Having found the line that contains "(1) Give the", please retype only it and every line after it up to the end of the entries, exactly as written.

::: Entries shown

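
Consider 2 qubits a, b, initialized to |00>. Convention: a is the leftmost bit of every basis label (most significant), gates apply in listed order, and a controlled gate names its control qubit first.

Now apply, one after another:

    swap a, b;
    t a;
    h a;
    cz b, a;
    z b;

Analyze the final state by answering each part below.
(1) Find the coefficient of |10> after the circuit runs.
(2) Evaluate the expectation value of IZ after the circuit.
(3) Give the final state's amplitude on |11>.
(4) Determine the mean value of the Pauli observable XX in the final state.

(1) The final state's coefficient on |10> equals sqrt(2)/2.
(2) The observable IZ averages to 1.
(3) |11> carries amplitude 0 in the final state.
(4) The observable XX averages to 0.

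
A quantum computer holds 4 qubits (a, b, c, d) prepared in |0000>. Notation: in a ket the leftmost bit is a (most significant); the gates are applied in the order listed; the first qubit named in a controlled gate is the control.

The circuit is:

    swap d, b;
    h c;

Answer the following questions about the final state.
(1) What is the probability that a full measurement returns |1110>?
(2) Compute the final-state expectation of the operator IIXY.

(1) Outcome |1110> occurs with probability 0.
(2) The expectation value of IIXY is 0.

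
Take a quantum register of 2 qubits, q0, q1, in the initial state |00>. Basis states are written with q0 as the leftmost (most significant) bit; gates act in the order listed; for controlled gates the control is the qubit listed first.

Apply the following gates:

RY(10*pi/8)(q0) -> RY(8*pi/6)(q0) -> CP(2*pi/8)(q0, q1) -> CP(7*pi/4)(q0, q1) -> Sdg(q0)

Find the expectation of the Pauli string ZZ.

The observable ZZ averages to -sqrt(6)/4 + sqrt(2)/4.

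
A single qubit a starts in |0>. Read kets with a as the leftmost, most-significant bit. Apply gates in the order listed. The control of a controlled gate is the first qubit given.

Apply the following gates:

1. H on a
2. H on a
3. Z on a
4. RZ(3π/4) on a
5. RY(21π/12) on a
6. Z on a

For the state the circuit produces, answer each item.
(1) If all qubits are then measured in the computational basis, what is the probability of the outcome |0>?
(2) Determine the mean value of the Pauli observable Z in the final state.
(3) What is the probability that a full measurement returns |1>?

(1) The probability of measuring |0> is sqrt(2)/4 + 1/2.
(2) The expectation value of Z is sqrt(2)/2.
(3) A full measurement returns |1> with probability 1/2 - sqrt(2)/4.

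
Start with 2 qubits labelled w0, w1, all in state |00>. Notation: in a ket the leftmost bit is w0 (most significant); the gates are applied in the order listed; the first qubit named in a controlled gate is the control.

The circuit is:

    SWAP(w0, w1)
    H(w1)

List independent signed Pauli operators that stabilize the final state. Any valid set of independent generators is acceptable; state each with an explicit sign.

The final state is stabilized by the group generated by +IX, +ZI; other independent generating sets are equally valid.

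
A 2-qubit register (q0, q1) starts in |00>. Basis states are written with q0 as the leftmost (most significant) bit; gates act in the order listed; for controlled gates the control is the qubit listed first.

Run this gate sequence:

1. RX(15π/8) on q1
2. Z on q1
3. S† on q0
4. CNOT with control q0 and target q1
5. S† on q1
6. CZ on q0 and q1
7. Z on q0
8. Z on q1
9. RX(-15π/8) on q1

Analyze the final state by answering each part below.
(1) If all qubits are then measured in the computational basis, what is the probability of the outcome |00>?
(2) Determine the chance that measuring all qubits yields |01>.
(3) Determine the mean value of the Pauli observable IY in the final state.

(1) The probability of measuring |00> is sqrt(2)/8 + 3/4.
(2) Outcome |01> occurs with probability 1/4 - sqrt(2)/8.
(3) In the final state, IY has expectation -sqrt(2)/4.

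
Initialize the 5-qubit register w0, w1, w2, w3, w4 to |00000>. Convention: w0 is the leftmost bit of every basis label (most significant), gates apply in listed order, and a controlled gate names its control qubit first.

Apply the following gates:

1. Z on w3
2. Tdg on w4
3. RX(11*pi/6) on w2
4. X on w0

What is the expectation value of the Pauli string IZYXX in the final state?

In the final state, IZYXX has expectation 0.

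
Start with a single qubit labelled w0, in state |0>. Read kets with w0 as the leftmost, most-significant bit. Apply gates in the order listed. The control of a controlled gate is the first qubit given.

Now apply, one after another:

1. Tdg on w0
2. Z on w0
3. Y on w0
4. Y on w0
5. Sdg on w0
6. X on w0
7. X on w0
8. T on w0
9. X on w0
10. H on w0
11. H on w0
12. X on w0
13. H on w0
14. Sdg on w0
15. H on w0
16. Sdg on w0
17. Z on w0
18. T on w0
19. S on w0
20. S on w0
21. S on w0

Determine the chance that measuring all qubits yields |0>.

The probability of measuring |0> is 1/2. Key observation: steps 10-11 multiply out to the identity, so the circuit reduces to the remaining gates.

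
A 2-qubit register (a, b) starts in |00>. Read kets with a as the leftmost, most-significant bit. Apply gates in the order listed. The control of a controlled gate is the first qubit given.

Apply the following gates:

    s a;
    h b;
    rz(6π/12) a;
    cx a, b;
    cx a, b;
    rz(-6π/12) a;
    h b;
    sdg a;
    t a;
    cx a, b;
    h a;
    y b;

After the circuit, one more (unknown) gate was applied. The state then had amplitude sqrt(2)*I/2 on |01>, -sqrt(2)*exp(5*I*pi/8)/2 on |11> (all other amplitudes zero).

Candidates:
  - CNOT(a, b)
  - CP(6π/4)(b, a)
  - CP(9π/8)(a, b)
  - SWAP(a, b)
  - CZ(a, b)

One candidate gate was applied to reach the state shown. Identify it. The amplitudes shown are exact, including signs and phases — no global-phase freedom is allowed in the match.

The unique candidate consistent with the amplitudes is CP(9π/8)(a, b). Key observation: steps 1-8 multiply out to the identity, so the circuit reduces to the remaining gates.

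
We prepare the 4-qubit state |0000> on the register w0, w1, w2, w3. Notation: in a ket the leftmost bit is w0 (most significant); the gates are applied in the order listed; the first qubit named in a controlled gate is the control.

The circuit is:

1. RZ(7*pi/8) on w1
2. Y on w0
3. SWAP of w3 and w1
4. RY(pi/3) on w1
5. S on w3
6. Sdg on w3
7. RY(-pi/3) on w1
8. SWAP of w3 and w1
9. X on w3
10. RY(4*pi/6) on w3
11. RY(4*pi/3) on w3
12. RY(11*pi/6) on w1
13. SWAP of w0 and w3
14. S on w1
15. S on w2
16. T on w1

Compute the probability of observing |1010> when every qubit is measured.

The probability of measuring |1010> is 0. Key observation: gates 3-8 undo each other exactly, leaving only the rest of the circuit to track.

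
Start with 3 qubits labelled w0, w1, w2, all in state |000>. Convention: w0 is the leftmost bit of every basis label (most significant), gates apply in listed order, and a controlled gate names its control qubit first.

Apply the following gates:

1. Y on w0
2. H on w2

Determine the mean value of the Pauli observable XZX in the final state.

The expectation value of XZX is 0.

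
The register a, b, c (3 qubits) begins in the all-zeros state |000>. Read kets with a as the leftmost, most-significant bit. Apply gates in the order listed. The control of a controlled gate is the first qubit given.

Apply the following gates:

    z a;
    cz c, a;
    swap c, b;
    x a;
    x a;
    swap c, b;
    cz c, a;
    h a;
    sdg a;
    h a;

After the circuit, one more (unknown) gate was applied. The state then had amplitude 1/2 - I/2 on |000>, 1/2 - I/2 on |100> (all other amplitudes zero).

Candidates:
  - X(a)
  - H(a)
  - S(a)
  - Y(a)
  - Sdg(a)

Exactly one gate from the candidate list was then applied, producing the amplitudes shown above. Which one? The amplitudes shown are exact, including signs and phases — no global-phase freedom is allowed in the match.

The unique candidate consistent with the amplitudes is Sdg(a). Key observation: gates 2-7 undo each other exactly, leaving only the rest of the circuit to track.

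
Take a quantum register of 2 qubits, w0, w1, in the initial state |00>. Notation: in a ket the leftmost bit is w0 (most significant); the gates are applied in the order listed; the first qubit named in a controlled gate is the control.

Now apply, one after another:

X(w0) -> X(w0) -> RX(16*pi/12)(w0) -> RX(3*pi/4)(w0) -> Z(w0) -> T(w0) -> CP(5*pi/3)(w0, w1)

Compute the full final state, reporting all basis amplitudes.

After the circuit, the state carries amplitude -sqrt(3*sqrt(2) + 6)/4 - sqrt(2 - sqrt(2))/4 on |00>, 0 on |01>, (-sqrt(sqrt(2) + 2)/4 + sqrt(6 - 3*sqrt(2))/4)*exp(3*I*pi/4) on |10>, 0 on |11>. Key observation: steps 1-2 multiply out to the identity, so the circuit reduces to the remaining gates.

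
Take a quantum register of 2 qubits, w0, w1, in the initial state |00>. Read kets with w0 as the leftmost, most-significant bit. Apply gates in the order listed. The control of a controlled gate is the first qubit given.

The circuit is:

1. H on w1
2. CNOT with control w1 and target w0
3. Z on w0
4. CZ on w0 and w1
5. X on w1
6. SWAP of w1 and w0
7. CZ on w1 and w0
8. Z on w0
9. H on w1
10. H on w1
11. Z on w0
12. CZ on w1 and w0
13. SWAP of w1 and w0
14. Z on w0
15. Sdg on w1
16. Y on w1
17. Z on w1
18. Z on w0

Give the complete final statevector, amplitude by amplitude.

After the circuit, the state carries amplitude -sqrt(2)/2 on |00>, 0 on |01>, 0 on |10>, -sqrt(2)*I/2 on |11>. Key observation: gates 6-13 undo each other exactly, leaving only the rest of the circuit to track.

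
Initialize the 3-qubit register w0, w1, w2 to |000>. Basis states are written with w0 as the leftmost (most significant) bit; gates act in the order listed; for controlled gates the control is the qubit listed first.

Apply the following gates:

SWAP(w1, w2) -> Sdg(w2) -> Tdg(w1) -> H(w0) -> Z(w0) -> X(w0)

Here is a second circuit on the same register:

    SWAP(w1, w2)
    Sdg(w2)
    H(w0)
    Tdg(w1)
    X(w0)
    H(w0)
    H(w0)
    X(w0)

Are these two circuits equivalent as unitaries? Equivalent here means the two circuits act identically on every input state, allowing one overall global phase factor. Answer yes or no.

No, they are not equivalent — no single phase factor reconciles the two unitaries.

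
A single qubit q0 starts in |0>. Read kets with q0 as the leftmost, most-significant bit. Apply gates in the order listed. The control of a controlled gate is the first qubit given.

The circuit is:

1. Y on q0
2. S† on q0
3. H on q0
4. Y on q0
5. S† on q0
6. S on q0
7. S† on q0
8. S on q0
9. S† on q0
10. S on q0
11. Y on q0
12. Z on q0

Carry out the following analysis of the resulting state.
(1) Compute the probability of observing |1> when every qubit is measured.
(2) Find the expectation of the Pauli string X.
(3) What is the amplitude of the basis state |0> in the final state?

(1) Outcome |1> occurs with probability 1/2.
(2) The expectation value of X is 1.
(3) The amplitude on |0> is sqrt(2)/2.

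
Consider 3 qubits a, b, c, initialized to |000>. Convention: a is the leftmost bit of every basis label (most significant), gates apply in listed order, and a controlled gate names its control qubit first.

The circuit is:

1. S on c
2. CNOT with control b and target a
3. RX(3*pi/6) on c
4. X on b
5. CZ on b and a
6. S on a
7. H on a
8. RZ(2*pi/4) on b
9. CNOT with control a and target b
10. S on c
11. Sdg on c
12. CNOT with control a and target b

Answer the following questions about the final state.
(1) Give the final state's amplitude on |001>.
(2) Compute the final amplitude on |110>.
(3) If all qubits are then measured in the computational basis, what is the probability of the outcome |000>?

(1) |001> carries amplitude 0 in the final state. Key observation: gates 9-12 undo each other exactly, leaving only the rest of the circuit to track.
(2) The final state's coefficient on |110> equals exp(I*pi/4)/2.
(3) The probability of measuring |000> is 0.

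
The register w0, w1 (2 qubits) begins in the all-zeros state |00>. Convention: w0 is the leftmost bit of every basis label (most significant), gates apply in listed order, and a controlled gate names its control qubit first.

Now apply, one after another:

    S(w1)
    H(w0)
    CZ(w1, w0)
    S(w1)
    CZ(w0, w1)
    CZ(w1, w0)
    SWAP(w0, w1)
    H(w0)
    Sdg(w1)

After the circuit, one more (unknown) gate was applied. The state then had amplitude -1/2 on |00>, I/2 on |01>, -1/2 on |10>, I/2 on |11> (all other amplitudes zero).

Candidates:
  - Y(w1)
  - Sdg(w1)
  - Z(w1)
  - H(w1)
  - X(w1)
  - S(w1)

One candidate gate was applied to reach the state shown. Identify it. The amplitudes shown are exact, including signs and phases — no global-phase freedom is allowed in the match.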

::::::

Exercise output:
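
(1) Give the final state's amplitude on |001>.
(2) Compute the final amplitude on |110>.
(3) If all qubits are then measured in the computational basis, what is the probability of the outcome |000>?

(1) |001> carries amplitude 0 in the final state. Key observation: gates 9-12 undo each other exactly, leaving only the rest of the circuit to track.
(2) The final state's coefficient on |110> equals exp(I*pi/4)/2.
(3) The probability of measuring |000> is 0.

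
The register w0, w1 (2 qubits) begins in the all-zeros state |00>. Convention: w0 is the leftmost bit of every basis label (most significant), gates apply in listed order, and a controlled gate names its control qubit first.

Now apply, one after another:

    S(w1)
    H(w0)
    CZ(w1, w0)
    S(w1)
    CZ(w0, w1)
    CZ(w1, w0)
    SWAP(w0, w1)
    H(w0)
    Sdg(w1)

After the circuit, one more (unknown) gate was applied. The state then had amplitude -1/2 on |00>, I/2 on |01>, -1/2 on |10>, I/2 on |11> (all other amplitudes zero).

Candidates:
  - Y(w1)
  - Sdg(w1)
  - Z(w1)
  - H(w1)
  - X(w1)
  - S(w1)

One candidate gate was applied to reach the state shown. Identify it. The amplitudes shown are exact, including signs and phases — no global-phase freedom is allowed in the match.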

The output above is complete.